Work to complete | All entries must be set down once more, precisely as given.

───── Data excerpts ─────

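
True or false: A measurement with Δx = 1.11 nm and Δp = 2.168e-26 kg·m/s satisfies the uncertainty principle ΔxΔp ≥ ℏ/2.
No, it violates the uncertainty principle (impossible measurement).

Calculate the product ΔxΔp:
ΔxΔp = (1.110e-09 m) × (2.168e-26 kg·m/s)
ΔxΔp = 2.406e-35 J·s

Compare to the minimum allowed value ℏ/2:
ℏ/2 = 5.273e-35 J·s

Since ΔxΔp = 2.406e-35 J·s < 5.273e-35 J·s = ℏ/2,
the measurement violates the uncertainty principle.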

─────

Answer |
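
True or false: A measurement with Δx = 1.11 nm and Δp = 2.168e-26 kg·m/s satisfies the uncertainty principle ΔxΔp ≥ ℏ/2.
No, it violates the uncertainty principle (impossible measurement).

Calculate the product ΔxΔp:
ΔxΔp = (1.110e-09 m) × (2.168e-26 kg·m/s)
ΔxΔp = 2.406e-35 J·s

Compare to the minimum allowed value ℏ/2:
ℏ/2 = 5.273e-35 J·s

Since ΔxΔp = 2.406e-35 J·s < 5.273e-35 J·s = ℏ/2,
the measurement violates the uncertainty principle.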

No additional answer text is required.